=== Dataset records ===

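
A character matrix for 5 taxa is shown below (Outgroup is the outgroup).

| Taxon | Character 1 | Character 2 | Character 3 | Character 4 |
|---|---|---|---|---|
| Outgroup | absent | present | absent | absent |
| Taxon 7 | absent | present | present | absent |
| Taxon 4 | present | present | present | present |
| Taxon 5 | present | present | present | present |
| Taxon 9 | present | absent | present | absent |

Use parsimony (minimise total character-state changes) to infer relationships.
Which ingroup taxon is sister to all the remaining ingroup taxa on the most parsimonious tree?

Character polarity is set by the outgroup: the derived state is whichever differs from the outgroup's state, so for Character 2 the derived state is 'absent', and for the remaining characters it is 'present'.
Character 1 (derived state 'present') is shared by Taxon 4, Taxon 5, and Taxon 9 — a synapomorphy uniting that clade.
Character 2 (derived state 'absent') is unique to Taxon 9 (autapomorphy; uninformative for grouping).
All ingroup taxa share the derived state 'present' for Character 3; it defines the ingroup but does not resolve relationships within it.
Character 4: derived state 'present' in Taxon 4 and Taxon 5 only — synapomorphy for {Taxon 4, Taxon 5}.
Most parsimonious ingroup topology: (((Taxon 5,Taxon 4),Taxon 9),Taxon 7).
Taxon 7 is sister to the clade containing all other ingroup taxa, so it is the earliest-diverging (most basal) ingroup lineage.

Taxon 7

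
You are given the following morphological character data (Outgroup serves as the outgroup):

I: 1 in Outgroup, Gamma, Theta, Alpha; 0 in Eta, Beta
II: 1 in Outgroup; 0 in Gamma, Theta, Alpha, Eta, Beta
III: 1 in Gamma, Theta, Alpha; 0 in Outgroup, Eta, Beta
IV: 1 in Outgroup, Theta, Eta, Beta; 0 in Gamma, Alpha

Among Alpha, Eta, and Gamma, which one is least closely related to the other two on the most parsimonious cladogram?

Eta

Character polarity is set by the outgroup: the derived state is whichever differs from the outgroup's state, so for I, II, IV the derived state is '0', and for the remaining characters it is '1'.
I: derived state '0' in Beta and Eta only — synapomorphy for {Beta, Eta}.
II (derived state '0') is shared by all ingroup taxa — unites the whole ingroup.
III (derived state '1') is shared by Alpha, Gamma, and Theta — a synapomorphy uniting that clade.
Only Alpha and Gamma show the derived state '0' for IV, supporting them as a clade.
Most parsimonious ingroup topology: (((Gamma,Alpha),Theta),(Eta,Beta)).
Alpha and Gamma share a more recent common ancestor with each other than either does with Eta, so Eta is the least closely related of the three.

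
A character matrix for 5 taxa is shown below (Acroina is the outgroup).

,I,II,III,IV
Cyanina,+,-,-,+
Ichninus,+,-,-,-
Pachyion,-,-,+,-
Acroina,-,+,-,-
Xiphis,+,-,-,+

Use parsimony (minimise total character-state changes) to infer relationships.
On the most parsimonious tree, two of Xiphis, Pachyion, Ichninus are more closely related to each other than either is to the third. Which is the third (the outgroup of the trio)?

Pachyion

Character polarity is set by the outgroup: the derived state is whichever differs from the outgroup's state, so for II the derived state is '-', and for the remaining characters it is '+'.
I (derived state '+') is shared by Cyanina, Ichninus, and Xiphis — a synapomorphy uniting that clade.
II (derived state '-') is shared by all ingroup taxa — unites the whole ingroup.
III (derived state '+') is unique to Pachyion (autapomorphy; uninformative for grouping).
IV (derived state '+') is shared by Cyanina and Xiphis — a synapomorphy uniting that clade.
Most parsimonious ingroup topology: ((Ichninus,(Xiphis,Cyanina)),Pachyion).
Xiphis and Ichninus share a more recent common ancestor with each other than either does with Pachyion, so Pachyion is the least closely related of the three.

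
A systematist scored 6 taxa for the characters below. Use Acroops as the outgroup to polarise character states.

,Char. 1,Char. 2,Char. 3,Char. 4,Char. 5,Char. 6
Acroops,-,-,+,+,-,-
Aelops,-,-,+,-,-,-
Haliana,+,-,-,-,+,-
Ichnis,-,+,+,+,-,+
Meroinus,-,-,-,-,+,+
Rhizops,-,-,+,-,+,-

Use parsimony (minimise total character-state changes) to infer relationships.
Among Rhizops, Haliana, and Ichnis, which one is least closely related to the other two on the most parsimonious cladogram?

Ichnis

Character polarity is set by the outgroup: the derived state is whichever differs from the outgroup's state, so for Char. 3, Char. 4 the derived state is '-', and for the remaining characters it is '+'.
Char. 1 (derived state '+') is unique to Haliana (autapomorphy; uninformative for grouping).
Char. 2: derived state '+' in Ichnis only — an autapomorphy, so it tells us nothing about relationships among taxa.
Char. 3: derived state '-' in Haliana and Meroinus only — synapomorphy for {Haliana, Meroinus}.
Char. 4 (derived state '-') is shared by Aelops, Haliana, Meroinus, and Rhizops — a synapomorphy uniting that clade.
Char. 5 (derived state '+') is shared by Haliana, Meroinus, and Rhizops — a synapomorphy uniting that clade.
Char. 6 groups Ichnis and Meroinus, which is incompatible with the clades supported by the remaining characters; treating it as convergent (homoplasy) costs fewer steps than any alternative tree.
Most parsimonious ingroup topology: ((Aelops,((Haliana,Meroinus),Rhizops)),Ichnis).
Haliana and Rhizops share a more recent common ancestor with each other than either does with Ichnis, so Ichnis is the least closely related of the three.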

===

## Action item
Your reply must be a faithful copy of each entry above.

## Written solution
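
A character matrix for 5 taxa is shown below (Outgroup is the outgroup).

| Taxon | Character 1 | Character 2 | Character 3 | Character 4 |
|---|---|---|---|---|
| Outgroup | absent | present | absent | absent |
| Taxon 7 | absent | present | present | absent |
| Taxon 4 | present | present | present | present |
| Taxon 5 | present | present | present | present |
| Taxon 9 | present | absent | present | absent |

Use parsimony (minimise total character-state changes) to infer relationships.
Which ingroup taxon is sister to all the remaining ingroup taxa on the most parsimonious tree?

Character polarity is set by the outgroup: the derived state is whichever differs from the outgroup's state, so for Character 2 the derived state is 'absent', and for the remaining characters it is 'present'.
Character 1 (derived state 'present') is shared by Taxon 4, Taxon 5, and Taxon 9 — a synapomorphy uniting that clade.
Character 2 (derived state 'absent') is unique to Taxon 9 (autapomorphy; uninformative for grouping).
All ingroup taxa share the derived state 'present' for Character 3; it defines the ingroup but does not resolve relationships within it.
Character 4: derived state 'present' in Taxon 4 and Taxon 5 only — synapomorphy for {Taxon 4, Taxon 5}.
Most parsimonious ingroup topology: (((Taxon 5,Taxon 4),Taxon 9),Taxon 7).
Taxon 7 is sister to the clade containing all other ingroup taxa, so it is the earliest-diverging (most basal) ingroup lineage.

Taxon 7

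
You are given the following morphological character data (Outgroup serves as the outgroup):

I: 1 in Outgroup, Gamma, Theta, Alpha; 0 in Eta, Beta
II: 1 in Outgroup; 0 in Gamma, Theta, Alpha, Eta, Beta
III: 1 in Gamma, Theta, Alpha; 0 in Outgroup, Eta, Beta
IV: 1 in Outgroup, Theta, Eta, Beta; 0 in Gamma, Alpha

Among Alpha, Eta, and Gamma, which one is least closely related to the other two on the most parsimonious cladogram?

Eta

Character polarity is set by the outgroup: the derived state is whichever differs from the outgroup's state, so for I, II, IV the derived state is '0', and for the remaining characters it is '1'.
I: derived state '0' in Beta and Eta only — synapomorphy for {Beta, Eta}.
II (derived state '0') is shared by all ingroup taxa — unites the whole ingroup.
III (derived state '1') is shared by Alpha, Gamma, and Theta — a synapomorphy uniting that clade.
Only Alpha and Gamma show the derived state '0' for IV, supporting them as a clade.
Most parsimonious ingroup topology: (((Gamma,Alpha),Theta),(Eta,Beta)).
Alpha and Gamma share a more recent common ancestor with each other than either does with Eta, so Eta is the least closely related of the three.

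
A character matrix for 5 taxa is shown below (Acroina is the outgroup).

,I,II,III,IV
Cyanina,+,-,-,+
Ichninus,+,-,-,-
Pachyion,-,-,+,-
Acroina,-,+,-,-
Xiphis,+,-,-,+

Use parsimony (minimise total character-state changes) to infer relationships.
On the most parsimonious tree, two of Xiphis, Pachyion, Ichninus are more closely related to each other than either is to the third. Which is the third (the outgroup of the trio)?

Pachyion

Character polarity is set by the outgroup: the derived state is whichever differs from the outgroup's state, so for II the derived state is '-', and for the remaining characters it is '+'.
I (derived state '+') is shared by Cyanina, Ichninus, and Xiphis — a synapomorphy uniting that clade.
II (derived state '-') is shared by all ingroup taxa — unites the whole ingroup.
III (derived state '+') is unique to Pachyion (autapomorphy; uninformative for grouping).
IV (derived state '+') is shared by Cyanina and Xiphis — a synapomorphy uniting that clade.
Most parsimonious ingroup topology: ((Ichninus,(Xiphis,Cyanina)),Pachyion).
Xiphis and Ichninus share a more recent common ancestor with each other than either does with Pachyion, so Pachyion is the least closely related of the three.

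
A systematist scored 6 taxa for the characters below. Use Acroops as the outgroup to polarise character states.

,Char. 1,Char. 2,Char. 3,Char. 4,Char. 5,Char. 6
Acroops,-,-,+,+,-,-
Aelops,-,-,+,-,-,-
Haliana,+,-,-,-,+,-
Ichnis,-,+,+,+,-,+
Meroinus,-,-,-,-,+,+
Rhizops,-,-,+,-,+,-

Use parsimony (minimise total character-state changes) to infer relationships.
Among Rhizops, Haliana, and Ichnis, which one is least closely related to the other two on the most parsimonious cladogram?

Ichnis

Character polarity is set by the outgroup: the derived state is whichever differs from the outgroup's state, so for Char. 3, Char. 4 the derived state is '-', and for the remaining characters it is '+'.
Char. 1 (derived state '+') is unique to Haliana (autapomorphy; uninformative for grouping).
Char. 2: derived state '+' in Ichnis only — an autapomorphy, so it tells us nothing about relationships among taxa.
Char. 3: derived state '-' in Haliana and Meroinus only — synapomorphy for {Haliana, Meroinus}.
Char. 4 (derived state '-') is shared by Aelops, Haliana, Meroinus, and Rhizops — a synapomorphy uniting that clade.
Char. 5 (derived state '+') is shared by Haliana, Meroinus, and Rhizops — a synapomorphy uniting that clade.
Char. 6 groups Ichnis and Meroinus, which is incompatible with the clades supported by the remaining characters; treating it as convergent (homoplasy) costs fewer steps than any alternative tree.
Most parsimonious ingroup topology: ((Aelops,((Haliana,Meroinus),Rhizops)),Ichnis).
Haliana and Rhizops share a more recent common ancestor with each other than either does with Ichnis, so Ichnis is the least closely related of the three.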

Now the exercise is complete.